→ **AVAILABLE RECORDS**:
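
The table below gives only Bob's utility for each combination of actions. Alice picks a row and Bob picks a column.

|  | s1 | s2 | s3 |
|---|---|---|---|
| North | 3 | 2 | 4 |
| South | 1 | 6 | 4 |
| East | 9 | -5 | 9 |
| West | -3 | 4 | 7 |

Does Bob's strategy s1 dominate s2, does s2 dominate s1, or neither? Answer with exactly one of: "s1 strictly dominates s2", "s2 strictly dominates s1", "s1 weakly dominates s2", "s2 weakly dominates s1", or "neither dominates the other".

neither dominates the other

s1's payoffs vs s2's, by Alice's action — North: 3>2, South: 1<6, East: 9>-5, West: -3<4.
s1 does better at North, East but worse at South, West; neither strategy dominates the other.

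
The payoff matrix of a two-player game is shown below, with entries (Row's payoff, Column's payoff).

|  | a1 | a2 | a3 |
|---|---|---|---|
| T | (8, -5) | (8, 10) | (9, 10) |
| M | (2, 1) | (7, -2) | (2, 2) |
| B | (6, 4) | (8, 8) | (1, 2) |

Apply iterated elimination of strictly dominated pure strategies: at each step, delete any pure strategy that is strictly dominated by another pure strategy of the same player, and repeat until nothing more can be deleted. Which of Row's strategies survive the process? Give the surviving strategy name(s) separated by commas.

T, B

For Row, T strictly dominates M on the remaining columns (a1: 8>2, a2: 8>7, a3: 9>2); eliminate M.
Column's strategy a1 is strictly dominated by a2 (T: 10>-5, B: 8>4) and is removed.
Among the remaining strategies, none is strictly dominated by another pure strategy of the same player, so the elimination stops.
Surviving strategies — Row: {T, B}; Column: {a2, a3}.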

→ **WORK TO BE COMPLETED**:
Lines with the word "below": report how many there are in the entries, as a bare number.

→ **RESPONSE FOR THIS EXERCISE**:
2